> What to produce
The word to find is "From". Copy each line of the material that contains it.

> Supplied data

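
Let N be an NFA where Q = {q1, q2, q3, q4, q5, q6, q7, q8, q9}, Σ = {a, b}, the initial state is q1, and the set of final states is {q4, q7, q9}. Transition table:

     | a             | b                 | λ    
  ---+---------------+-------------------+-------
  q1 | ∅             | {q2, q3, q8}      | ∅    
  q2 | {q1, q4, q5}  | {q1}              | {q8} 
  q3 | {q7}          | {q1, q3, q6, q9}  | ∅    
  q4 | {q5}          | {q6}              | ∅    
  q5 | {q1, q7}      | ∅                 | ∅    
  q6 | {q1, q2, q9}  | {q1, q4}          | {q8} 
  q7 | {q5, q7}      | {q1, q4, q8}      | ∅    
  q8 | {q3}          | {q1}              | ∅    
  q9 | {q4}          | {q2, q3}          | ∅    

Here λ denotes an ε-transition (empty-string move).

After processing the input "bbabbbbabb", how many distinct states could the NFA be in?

7

Start in {q1}.
Read 'b': {q1} → {q2, q3, q8}.
Read 'b': {q2, q3, q8} → {q1, q3, q6, q8, q9}.
Read 'a': {q1, q3, q6, q8, q9} → {q1, q2, q3, q4, q7, q8, q9}.
Read 'b': {q1, q2, q3, q4, q7, q8, q9} → {q1, q2, q3, q4, q6, q8, q9}.
Read 'b': {q1, q2, q3, q4, q6, q8, q9} → {q1, q2, q3, q4, q6, q8, q9}.
Read 'b': {q1, q2, q3, q4, q6, q8, q9} → {q1, q2, q3, q4, q6, q8, q9}.
Read 'b': {q1, q2, q3, q4, q6, q8, q9} → {q1, q2, q3, q4, q6, q8, q9}.
Read 'a': {q1, q2, q3, q4, q6, q8, q9} → {q1, q2, q3, q4, q5, q7, q8, q9}.
Read 'b': {q1, q2, q3, q4, q5, q7, q8, q9} → {q1, q2, q3, q4, q6, q8, q9}.
Read 'b': {q1, q2, q3, q4, q6, q8, q9} → {q1, q2, q3, q4, q6, q8, q9}.
That set has 7 states.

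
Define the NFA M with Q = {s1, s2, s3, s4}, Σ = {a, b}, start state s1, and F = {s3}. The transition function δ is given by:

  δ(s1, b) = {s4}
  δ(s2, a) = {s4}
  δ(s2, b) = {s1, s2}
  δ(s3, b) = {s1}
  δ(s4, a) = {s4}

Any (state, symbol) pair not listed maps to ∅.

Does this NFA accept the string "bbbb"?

No

Start in {s1}.
Read 'b': {s1} → {s4}.
Read 'b': {s4} → ∅.
The set is empty and remains empty for the remaining 2 symbols.
The final set ∅ contains no accepting state.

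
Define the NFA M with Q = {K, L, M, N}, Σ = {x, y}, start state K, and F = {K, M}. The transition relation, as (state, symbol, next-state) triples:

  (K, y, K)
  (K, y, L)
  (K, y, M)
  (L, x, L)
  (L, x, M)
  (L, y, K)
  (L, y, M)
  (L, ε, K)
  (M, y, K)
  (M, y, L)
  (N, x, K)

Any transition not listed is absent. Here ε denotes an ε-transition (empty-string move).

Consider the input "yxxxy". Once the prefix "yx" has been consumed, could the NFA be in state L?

Yes

Start in {K}.
Read 'y': K→{K, L, M}; now {K, L, M}.
Read 'x': K→∅, L→{L, M}, M→∅; union {L, M}; ε-closure = {K, L, M}.
State L is in {K, L, M}.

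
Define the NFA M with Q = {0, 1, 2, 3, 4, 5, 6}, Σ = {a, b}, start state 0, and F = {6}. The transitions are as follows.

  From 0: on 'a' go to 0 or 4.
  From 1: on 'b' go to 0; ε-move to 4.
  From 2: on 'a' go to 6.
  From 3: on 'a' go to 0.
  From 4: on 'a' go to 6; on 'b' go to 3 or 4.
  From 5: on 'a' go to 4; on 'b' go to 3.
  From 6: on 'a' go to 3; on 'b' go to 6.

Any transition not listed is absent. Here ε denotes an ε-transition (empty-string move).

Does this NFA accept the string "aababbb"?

Start in {0}.
Read 'a': 0→{0, 4}; now {0, 4}.
Read 'a': 0→{0, 4}, 4→{6}; now {0, 4, 6}.
Read 'b': 0→∅, 4→{3, 4}, 6→{6}; now {3, 4, 6}.
Read 'a': 3→{0}, 4→{6}, 6→{3}; now {0, 3, 6}.
Read 'b': 0→∅, 3→∅, 6→{6}; now {6}.
Read 'b': 6→{6}; now {6}.
Read 'b': 6→{6}; now {6}.
The final set {6} contains the accepting state 6.

Yes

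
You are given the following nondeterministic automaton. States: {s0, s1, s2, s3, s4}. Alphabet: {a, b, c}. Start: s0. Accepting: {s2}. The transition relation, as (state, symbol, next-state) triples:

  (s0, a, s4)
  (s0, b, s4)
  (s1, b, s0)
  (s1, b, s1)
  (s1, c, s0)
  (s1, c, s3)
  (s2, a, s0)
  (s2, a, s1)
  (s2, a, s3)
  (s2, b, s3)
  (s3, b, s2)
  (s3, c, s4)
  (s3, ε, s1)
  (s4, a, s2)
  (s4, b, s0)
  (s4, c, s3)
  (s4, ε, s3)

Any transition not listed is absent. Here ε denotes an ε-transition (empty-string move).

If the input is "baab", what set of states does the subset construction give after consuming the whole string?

Start in {s0}.
Read 'b': {s0} → {s1, s3, s4}.
Read 'a': {s1, s3, s4} → {s2}.
Read 'a': {s2} → {s0, s1, s3}.
Read 'b': {s0, s1, s3} → {s0, s1, s2, s3, s4}.

{s0, s1, s2, s3, s4}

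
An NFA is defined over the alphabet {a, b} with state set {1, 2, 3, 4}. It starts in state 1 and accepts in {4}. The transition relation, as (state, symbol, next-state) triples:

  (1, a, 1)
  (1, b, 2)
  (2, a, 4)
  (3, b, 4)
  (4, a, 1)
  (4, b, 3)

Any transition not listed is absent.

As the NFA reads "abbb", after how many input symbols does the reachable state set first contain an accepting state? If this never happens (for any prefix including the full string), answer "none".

none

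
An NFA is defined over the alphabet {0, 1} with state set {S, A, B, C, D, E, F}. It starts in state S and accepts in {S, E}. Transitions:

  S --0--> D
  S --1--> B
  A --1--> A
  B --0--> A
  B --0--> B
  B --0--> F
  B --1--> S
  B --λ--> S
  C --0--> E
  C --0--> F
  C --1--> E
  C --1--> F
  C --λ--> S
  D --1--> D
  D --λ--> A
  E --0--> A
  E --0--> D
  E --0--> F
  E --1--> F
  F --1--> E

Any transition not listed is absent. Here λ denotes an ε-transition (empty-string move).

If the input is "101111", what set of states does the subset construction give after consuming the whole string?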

> Answer space
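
  From 0: on 'a' go to 0 or 4.
  From 1: on 'b' go to 0; ε-move to 4.
  From 2: on 'a' go to 6.
  From 3: on 'a' go to 0.
  From 4: on 'a' go to 6; on 'b' go to 3 or 4.
  From 5: on 'a' go to 4; on 'b' go to 3.
  From 6: on 'a' go to 3; on 'b' go to 6.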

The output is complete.